◆ What you should do
The task calls for every line of the data to be repeated exactly.

*** Given data ***

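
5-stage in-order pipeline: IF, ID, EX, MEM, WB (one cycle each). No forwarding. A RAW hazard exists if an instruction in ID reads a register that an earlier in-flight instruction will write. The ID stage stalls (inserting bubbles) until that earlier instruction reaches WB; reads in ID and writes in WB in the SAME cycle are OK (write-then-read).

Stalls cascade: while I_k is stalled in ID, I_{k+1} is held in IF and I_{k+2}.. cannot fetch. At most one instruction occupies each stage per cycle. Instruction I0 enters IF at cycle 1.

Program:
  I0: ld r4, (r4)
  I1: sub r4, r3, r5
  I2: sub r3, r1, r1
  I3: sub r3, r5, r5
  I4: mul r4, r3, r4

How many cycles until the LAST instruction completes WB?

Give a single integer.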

***

◆ Problem solution
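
5-stage in-order pipeline: IF, ID, EX, MEM, WB (one cycle each). No forwarding. A RAW hazard exists if an instruction in ID reads a register that an earlier in-flight instruction will write. The ID stage stalls (inserting bubbles) until that earlier instruction reaches WB; reads in ID and writes in WB in the SAME cycle are OK (write-then-read).

Stalls cascade: while I_k is stalled in ID, I_{k+1} is held in IF and I_{k+2}.. cannot fetch. At most one instruction occupies each stage per cycle. Instruction I0 enters IF at cycle 1.

Program:
  I0: ld r4, (r4)
  I1: sub r4, r3, r5
  I2: sub r3, r1, r1
  I3: sub r3, r5, r5
  I4: mul r4, r3, r4

How many cycles until the LAST instruction completes WB?

Give a single integer.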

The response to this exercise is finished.